Without leaving out a single line, copy the records exactly.

(Collected data)
------------------------------------
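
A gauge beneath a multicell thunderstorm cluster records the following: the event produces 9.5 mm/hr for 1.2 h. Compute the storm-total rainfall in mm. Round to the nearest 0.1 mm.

total ≈ 11.4 mm

Total = Σ Rᵢ Δtᵢ = 9.5 × 1.2
      = 11.4 = 11.4 mm.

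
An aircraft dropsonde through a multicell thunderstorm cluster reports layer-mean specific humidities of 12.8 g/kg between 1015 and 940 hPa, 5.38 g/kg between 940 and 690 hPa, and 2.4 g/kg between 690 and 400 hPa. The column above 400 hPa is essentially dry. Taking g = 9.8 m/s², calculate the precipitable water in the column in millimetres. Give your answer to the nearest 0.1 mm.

PW ≈ 30.6 mm

Precipitable water is the column-integrated vapour mass per unit area: PW = (1/g) Σ q̄ Δp, with q in kg/kg and Δp in Pa (1 kg/m² of water = 1 mm).
Layer 1015–940 hPa: Δp = 75 hPa = 7500 Pa, q̄ = 0.0128 kg/kg → 0.0128 × 7500 / 9.8 = 9.80 mm
Layer 940–690 hPa: Δp = 250 hPa = 25000 Pa, q̄ = 0.00538 kg/kg → 0.00538 × 25000 / 9.8 = 13.72 mm
Layer 690–400 hPa: Δp = 290 hPa = 29000 Pa, q̄ = 0.0024 kg/kg → 0.0024 × 29000 / 9.8 = 7.10 mm
PW = 9.80 + 13.72 + 7.10 = 30.62 ≈ 30.6 mm.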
------------------------------------
● OUTPUT FOR THIS EXERCISE:
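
A gauge beneath a multicell thunderstorm cluster records the following: the event produces 9.5 mm/hr for 1.2 h. Compute the storm-total rainfall in mm. Round to the nearest 0.1 mm.

total ≈ 11.4 mm

Total = Σ Rᵢ Δtᵢ = 9.5 × 1.2
      = 11.4 = 11.4 mm.

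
An aircraft dropsonde through a multicell thunderstorm cluster reports layer-mean specific humidities of 12.8 g/kg between 1015 and 940 hPa, 5.38 g/kg between 940 and 690 hPa, and 2.4 g/kg between 690 and 400 hPa. The column above 400 hPa is essentially dry. Taking g = 9.8 m/s², calculate the precipitable water in the column in millimetres. Give your answer to the nearest 0.1 mm.

PW ≈ 30.6 mm

Precipitable water is the column-integrated vapour mass per unit area: PW = (1/g) Σ q̄ Δp, with q in kg/kg and Δp in Pa (1 kg/m² of water = 1 mm).
Layer 1015–940 hPa: Δp = 75 hPa = 7500 Pa, q̄ = 0.0128 kg/kg → 0.0128 × 7500 / 9.8 = 9.80 mm
Layer 940–690 hPa: Δp = 250 hPa = 25000 Pa, q̄ = 0.00538 kg/kg → 0.00538 × 25000 / 9.8 = 13.72 mm
Layer 690–400 hPa: Δp = 290 hPa = 29000 Pa, q̄ = 0.0024 kg/kg → 0.0024 × 29000 / 9.8 = 7.10 mm
PW = 9.80 + 13.72 + 7.10 = 30.62 ≈ 30.6 mm.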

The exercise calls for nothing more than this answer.